**ASSIGNED TASK**
Every record is to be restated exactly, with nothing left out.

====

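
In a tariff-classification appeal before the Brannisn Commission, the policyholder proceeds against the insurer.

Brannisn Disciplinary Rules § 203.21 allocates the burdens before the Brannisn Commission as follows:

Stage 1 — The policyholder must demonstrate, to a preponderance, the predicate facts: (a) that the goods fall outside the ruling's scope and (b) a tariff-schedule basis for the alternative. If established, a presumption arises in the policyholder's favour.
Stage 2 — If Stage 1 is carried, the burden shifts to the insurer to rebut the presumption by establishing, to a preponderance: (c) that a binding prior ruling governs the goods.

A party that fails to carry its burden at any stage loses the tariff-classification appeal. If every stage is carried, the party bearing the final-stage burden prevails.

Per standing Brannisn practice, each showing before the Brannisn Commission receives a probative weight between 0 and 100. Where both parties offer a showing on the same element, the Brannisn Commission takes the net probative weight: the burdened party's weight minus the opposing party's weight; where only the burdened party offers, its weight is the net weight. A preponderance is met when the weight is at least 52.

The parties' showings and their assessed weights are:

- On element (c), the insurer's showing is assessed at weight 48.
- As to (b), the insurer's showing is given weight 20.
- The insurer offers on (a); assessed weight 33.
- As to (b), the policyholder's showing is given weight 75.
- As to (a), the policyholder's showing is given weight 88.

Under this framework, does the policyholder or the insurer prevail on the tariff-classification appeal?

policyholder

At Stage 1 the policyholder must meet a preponderance (weight is at least 52): on (a) the weight is 88 less the opposing 33 gives net 55, which does reach 52, so (a) meets the standard; on (b) the weight is 75 less the opposing 20 gives net 55, ≥ 52, so (b) meets the standard.
  All elements met. The burden passes to the insurer.
At Stage 2 the insurer must meet a preponderance (weight is at least 52): on (c) the weight is 48, which does not reach 52, so (c) does not meet the standard.
  Not every element is met, so the insurer fails to carry Stage 2.
The policyholder prevails.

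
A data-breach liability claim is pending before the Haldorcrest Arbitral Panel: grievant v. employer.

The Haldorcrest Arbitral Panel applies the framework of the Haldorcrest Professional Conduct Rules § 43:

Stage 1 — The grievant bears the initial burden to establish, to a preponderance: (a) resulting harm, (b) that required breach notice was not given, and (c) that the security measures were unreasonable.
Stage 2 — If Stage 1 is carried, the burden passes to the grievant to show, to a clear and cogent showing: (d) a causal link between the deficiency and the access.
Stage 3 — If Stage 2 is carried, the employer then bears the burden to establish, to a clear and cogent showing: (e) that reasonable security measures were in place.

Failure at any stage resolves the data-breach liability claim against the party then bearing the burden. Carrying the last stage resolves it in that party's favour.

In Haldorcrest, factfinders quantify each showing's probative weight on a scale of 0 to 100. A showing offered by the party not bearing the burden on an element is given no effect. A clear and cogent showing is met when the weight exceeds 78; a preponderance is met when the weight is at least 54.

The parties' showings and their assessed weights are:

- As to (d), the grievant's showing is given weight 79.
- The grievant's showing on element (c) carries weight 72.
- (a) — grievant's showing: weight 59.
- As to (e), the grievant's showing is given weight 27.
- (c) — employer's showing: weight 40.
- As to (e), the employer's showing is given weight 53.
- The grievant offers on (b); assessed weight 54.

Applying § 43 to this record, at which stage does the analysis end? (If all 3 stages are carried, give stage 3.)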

====

**SOLUTION FOR THIS TASK**
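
In a tariff-classification appeal before the Brannisn Commission, the policyholder proceeds against the insurer.

Brannisn Disciplinary Rules § 203.21 allocates the burdens before the Brannisn Commission as follows:

Stage 1 — The policyholder must demonstrate, to a preponderance, the predicate facts: (a) that the goods fall outside the ruling's scope and (b) a tariff-schedule basis for the alternative. If established, a presumption arises in the policyholder's favour.
Stage 2 — If Stage 1 is carried, the burden shifts to the insurer to rebut the presumption by establishing, to a preponderance: (c) that a binding prior ruling governs the goods.

A party that fails to carry its burden at any stage loses the tariff-classification appeal. If every stage is carried, the party bearing the final-stage burden prevails.

Per standing Brannisn practice, each showing before the Brannisn Commission receives a probative weight between 0 and 100. Where both parties offer a showing on the same element, the Brannisn Commission takes the net probative weight: the burdened party's weight minus the opposing party's weight; where only the burdened party offers, its weight is the net weight. A preponderance is met when the weight is at least 52.

The parties' showings and their assessed weights are:

- On element (c), the insurer's showing is assessed at weight 48.
- As to (b), the insurer's showing is given weight 20.
- The insurer offers on (a); assessed weight 33.
- As to (b), the policyholder's showing is given weight 75.
- As to (a), the policyholder's showing is given weight 88.

Under this framework, does the policyholder or the insurer prevail on the tariff-classification appeal?

policyholder

At Stage 1 the policyholder must meet a preponderance (weight is at least 52): on (a) the weight is 88 less the opposing 33 gives net 55, which does reach 52, so (a) meets the standard; on (b) the weight is 75 less the opposing 20 gives net 55, ≥ 52, so (b) meets the standard.
  All elements met. The burden passes to the insurer.
At Stage 2 the insurer must meet a preponderance (weight is at least 52): on (c) the weight is 48, which does not reach 52, so (c) does not meet the standard.
  Not every element is met, so the insurer fails to carry Stage 2.
The policyholder prevails.

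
A data-breach liability claim is pending before the Haldorcrest Arbitral Panel: grievant v. employer.

The Haldorcrest Arbitral Panel applies the framework of the Haldorcrest Professional Conduct Rules § 43:

Stage 1 — The grievant bears the initial burden to establish, to a preponderance: (a) resulting harm, (b) that required breach notice was not given, and (c) that the security measures were unreasonable.
Stage 2 — If Stage 1 is carried, the burden passes to the grievant to show, to a clear and cogent showing: (d) a causal link between the deficiency and the access.
Stage 3 — If Stage 2 is carried, the employer then bears the burden to establish, to a clear and cogent showing: (e) that reasonable security measures were in place.

Failure at any stage resolves the data-breach liability claim against the party then bearing the burden. Carrying the last stage resolves it in that party's favour.

In Haldorcrest, factfinders quantify each showing's probative weight on a scale of 0 to 100. A showing offered by the party not bearing the burden on an element is given no effect. A clear and cogent showing is met when the weight exceeds 78; a preponderance is met when the weight is at least 54.

The parties' showings and their assessed weights are:

- As to (d), the grievant's showing is given weight 79.
- The grievant's showing on element (c) carries weight 72.
- (a) — grievant's showing: weight 59.
- As to (e), the grievant's showing is given weight 27.
- (c) — employer's showing: weight 40.
- As to (e), the employer's showing is given weight 53.
- The grievant offers on (b); assessed weight 54.

Applying § 43 to this record, at which stage does the analysis end? (If all 3 stages are carried, give stage 3.)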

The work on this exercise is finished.